TO DO ::
All lines in the data that hold the word "aligned" need copying.

Saved entries:

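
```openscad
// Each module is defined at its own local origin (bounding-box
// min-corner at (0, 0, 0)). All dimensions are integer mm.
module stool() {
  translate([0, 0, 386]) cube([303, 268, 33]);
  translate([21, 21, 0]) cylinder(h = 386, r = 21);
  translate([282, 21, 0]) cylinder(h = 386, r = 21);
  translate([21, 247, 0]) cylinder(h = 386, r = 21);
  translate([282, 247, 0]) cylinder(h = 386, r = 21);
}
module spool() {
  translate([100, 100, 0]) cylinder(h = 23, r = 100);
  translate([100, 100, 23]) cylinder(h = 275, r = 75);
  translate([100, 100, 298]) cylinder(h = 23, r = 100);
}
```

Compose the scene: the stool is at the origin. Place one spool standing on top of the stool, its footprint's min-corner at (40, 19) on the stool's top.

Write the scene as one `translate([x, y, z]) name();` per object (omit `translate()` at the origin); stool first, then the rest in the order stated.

stool();
translate([40, 19, 419]) spool();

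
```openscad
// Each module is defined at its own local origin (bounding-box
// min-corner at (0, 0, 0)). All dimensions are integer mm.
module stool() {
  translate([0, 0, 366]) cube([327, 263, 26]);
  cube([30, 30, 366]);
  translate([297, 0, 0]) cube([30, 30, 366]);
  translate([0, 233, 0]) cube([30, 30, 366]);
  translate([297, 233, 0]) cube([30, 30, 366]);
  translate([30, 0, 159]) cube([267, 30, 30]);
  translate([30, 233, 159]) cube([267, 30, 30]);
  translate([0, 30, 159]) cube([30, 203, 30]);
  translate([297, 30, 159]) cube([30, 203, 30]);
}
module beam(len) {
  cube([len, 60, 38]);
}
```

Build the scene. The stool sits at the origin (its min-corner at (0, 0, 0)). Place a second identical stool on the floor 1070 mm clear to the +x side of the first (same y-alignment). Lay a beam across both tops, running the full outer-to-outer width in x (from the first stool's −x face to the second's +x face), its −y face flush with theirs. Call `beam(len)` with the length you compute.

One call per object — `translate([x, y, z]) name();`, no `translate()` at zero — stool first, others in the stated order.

stool();
translate([1397, 0, 0]) stool();
translate([0, 0, 392]) beam(1724);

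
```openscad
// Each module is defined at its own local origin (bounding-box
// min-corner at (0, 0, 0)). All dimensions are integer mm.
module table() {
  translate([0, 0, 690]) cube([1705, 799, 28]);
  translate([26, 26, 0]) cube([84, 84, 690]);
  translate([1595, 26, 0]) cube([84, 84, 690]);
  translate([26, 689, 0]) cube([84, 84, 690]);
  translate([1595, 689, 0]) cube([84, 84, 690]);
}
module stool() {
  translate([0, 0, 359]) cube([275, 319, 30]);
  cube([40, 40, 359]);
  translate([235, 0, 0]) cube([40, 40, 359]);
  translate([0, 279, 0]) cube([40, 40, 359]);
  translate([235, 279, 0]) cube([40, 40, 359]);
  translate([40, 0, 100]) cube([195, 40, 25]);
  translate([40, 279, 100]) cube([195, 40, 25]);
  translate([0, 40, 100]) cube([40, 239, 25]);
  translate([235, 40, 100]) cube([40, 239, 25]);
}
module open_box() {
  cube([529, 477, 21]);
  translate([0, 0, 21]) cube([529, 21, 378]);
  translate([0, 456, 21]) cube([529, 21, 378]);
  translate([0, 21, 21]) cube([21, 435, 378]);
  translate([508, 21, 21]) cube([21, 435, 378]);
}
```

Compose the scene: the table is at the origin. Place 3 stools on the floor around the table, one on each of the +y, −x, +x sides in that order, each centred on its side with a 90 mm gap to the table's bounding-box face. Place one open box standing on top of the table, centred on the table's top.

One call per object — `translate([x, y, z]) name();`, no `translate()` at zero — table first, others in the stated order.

table();
translate([715, 889, 0]) stool();
translate([-365, 240, 0]) stool();
translate([1795, 240, 0]) stool();
translate([588, 161, 718]) open_box();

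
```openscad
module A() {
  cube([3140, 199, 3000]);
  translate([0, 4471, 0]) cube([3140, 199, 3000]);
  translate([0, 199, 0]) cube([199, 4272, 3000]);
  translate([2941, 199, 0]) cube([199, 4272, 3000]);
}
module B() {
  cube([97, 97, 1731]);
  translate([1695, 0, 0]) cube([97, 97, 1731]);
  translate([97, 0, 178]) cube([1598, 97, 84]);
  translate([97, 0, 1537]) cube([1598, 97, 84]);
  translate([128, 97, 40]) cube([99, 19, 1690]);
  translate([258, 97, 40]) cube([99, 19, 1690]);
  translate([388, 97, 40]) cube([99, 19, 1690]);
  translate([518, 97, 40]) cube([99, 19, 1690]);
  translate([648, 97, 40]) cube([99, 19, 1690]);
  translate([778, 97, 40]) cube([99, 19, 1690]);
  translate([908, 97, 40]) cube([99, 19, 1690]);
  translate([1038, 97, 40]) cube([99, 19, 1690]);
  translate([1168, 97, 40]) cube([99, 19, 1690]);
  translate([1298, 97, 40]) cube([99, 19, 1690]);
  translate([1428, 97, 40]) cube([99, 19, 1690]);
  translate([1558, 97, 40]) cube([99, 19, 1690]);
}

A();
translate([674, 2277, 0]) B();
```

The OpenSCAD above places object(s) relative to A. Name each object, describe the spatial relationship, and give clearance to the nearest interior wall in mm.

Clearances: x = 475, y = 2078; minimum 475 mm.

A is a house frame. B is a fence section. The fence section sits inside the house frame, centred. The clearance to the nearest interior wall is 475 mm.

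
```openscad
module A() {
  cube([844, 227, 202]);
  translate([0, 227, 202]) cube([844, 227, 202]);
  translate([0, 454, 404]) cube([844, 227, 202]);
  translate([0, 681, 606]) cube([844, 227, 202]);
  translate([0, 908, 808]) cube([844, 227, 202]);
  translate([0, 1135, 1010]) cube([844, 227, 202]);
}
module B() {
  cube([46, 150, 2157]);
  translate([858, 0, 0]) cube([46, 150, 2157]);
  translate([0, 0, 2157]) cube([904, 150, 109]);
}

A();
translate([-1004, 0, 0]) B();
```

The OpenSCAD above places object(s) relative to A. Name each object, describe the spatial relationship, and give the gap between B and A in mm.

The door frame's nearest face is 100 mm from the staircase's −x face.

A is a staircase. B is a door frame. The door frame is on the floor beside the staircase on its −x side. The gap between the door frame and the staircase is 100 mm.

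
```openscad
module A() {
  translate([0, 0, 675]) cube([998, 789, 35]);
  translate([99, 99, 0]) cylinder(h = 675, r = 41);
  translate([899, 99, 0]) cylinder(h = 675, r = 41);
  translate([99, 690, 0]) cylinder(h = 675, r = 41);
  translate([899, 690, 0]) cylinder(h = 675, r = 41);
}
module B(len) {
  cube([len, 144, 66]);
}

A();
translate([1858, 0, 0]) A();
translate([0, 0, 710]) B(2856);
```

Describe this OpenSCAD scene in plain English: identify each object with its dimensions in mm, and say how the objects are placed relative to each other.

A is a rectangular dining table. The top is 998×789×35 mm with its upper surface at z = 710 mm. It stands on four round legs of 82 mm diameter, each leg's bounding box inset 58 mm from the nearest pair of top edges, running from the floor to the underside of the top.

B is a rectangular beam 2856 mm long (x), 144 mm deep (y), 66 mm thick (z).

The beam spans the tops of two tables placed 860 mm apart, resting at z = 710 mm.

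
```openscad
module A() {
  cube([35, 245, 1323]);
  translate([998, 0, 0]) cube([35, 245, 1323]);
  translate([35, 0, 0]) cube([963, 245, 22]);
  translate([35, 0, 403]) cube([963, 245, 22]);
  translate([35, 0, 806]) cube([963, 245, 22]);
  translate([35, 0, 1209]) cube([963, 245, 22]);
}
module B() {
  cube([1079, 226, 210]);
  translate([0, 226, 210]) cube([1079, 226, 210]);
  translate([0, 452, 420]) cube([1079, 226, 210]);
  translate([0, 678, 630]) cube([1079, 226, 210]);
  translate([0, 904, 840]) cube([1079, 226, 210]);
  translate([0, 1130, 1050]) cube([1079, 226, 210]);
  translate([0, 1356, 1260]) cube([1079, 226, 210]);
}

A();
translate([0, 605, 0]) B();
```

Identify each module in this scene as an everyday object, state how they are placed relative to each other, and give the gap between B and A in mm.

The staircase's nearest face is 360 mm from the bookshelf's +y face.

A is a bookshelf. B is a staircase. The staircase is on the floor beside the bookshelf on its +y side. The gap between the staircase and the bookshelf is 360 mm.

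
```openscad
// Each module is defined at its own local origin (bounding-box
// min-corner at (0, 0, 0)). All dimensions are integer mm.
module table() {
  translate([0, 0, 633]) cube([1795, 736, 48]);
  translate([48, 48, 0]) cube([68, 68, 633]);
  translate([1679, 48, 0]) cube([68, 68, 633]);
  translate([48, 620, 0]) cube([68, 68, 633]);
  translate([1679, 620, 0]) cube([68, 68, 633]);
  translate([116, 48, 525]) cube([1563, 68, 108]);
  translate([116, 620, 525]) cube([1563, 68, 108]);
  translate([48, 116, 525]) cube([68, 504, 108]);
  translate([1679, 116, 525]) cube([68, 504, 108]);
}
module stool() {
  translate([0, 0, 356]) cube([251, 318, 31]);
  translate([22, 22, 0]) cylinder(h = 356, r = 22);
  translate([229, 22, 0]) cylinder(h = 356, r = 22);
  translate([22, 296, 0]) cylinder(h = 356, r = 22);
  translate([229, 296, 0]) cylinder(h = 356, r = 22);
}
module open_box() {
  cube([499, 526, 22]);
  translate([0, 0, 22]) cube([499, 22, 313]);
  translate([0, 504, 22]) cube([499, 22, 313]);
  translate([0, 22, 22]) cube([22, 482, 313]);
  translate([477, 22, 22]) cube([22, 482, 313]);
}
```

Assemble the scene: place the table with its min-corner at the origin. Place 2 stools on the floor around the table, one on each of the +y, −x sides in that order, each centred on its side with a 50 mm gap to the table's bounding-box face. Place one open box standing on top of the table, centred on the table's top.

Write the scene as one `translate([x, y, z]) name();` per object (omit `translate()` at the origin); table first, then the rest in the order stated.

table();
translate([772, 786, 0]) stool();
translate([-301, 209, 0]) stool();
translate([648, 105, 681]) open_box();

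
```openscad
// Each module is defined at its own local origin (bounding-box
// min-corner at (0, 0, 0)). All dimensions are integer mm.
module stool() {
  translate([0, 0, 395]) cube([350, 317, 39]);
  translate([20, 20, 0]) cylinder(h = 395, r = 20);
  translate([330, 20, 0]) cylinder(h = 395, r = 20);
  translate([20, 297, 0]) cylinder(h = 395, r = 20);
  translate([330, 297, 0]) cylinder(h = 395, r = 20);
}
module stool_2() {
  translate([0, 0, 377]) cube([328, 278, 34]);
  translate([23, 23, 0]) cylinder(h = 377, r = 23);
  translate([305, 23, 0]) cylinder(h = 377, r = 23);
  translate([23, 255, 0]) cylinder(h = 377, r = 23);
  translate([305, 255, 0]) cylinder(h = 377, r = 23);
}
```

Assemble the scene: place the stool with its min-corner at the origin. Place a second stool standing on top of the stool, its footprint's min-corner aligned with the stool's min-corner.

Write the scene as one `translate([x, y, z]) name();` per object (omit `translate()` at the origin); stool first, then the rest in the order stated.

stool();
translate([0, 0, 434]) stool_2();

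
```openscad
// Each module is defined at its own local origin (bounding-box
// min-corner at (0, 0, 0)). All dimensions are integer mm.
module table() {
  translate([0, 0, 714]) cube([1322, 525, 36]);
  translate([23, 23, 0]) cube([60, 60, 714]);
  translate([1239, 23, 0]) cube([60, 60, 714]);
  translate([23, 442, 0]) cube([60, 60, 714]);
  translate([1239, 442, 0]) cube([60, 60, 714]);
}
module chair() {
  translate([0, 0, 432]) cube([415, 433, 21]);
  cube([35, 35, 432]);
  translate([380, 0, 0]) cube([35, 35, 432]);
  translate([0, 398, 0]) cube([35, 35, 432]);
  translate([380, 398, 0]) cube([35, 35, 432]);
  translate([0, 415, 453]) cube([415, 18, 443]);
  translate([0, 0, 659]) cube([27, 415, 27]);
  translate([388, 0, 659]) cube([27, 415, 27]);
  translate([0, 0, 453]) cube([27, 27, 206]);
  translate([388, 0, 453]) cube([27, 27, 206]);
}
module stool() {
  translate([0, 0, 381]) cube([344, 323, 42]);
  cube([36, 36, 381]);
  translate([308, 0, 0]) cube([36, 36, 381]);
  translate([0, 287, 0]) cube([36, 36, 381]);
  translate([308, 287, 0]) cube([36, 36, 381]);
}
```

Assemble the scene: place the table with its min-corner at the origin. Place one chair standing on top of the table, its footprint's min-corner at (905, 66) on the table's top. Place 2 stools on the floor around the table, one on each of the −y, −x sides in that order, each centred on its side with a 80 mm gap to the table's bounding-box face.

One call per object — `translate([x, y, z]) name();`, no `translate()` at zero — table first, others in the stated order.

table();
translate([905, 66, 750]) chair();
translate([489, -403, 0]) stool();
translate([-424, 101, 0]) stool();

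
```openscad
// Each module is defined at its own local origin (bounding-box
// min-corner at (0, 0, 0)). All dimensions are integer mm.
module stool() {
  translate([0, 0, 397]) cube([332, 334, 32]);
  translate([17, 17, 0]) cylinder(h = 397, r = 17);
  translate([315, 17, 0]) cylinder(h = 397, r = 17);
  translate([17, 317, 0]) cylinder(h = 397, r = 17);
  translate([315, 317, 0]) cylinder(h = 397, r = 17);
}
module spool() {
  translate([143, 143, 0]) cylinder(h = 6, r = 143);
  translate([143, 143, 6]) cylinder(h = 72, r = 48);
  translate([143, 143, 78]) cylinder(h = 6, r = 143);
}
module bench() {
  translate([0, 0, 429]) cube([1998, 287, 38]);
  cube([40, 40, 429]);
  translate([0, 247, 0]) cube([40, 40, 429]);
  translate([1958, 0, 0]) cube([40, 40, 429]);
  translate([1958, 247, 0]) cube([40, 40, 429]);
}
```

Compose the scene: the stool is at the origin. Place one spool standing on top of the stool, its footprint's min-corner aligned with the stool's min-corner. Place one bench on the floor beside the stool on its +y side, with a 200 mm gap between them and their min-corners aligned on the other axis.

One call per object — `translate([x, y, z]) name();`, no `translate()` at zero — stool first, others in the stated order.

stool();
translate([0, 0, 429]) spool();
translate([0, 534, 0]) bench();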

RESPONSE TO THE TASK ::
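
Assemble the scene: place the stool with its min-corner at the origin. Place a second stool standing on top of the stool, its footprint's min-corner aligned with the stool's min-corner.
Compose the scene: the stool is at the origin. Place one spool standing on top of the stool, its footprint's min-corner aligned with the stool's min-corner. Place one bench on the floor beside the stool on its +y side, with a 200 mm gap between them and their min-corners aligned on the other axis.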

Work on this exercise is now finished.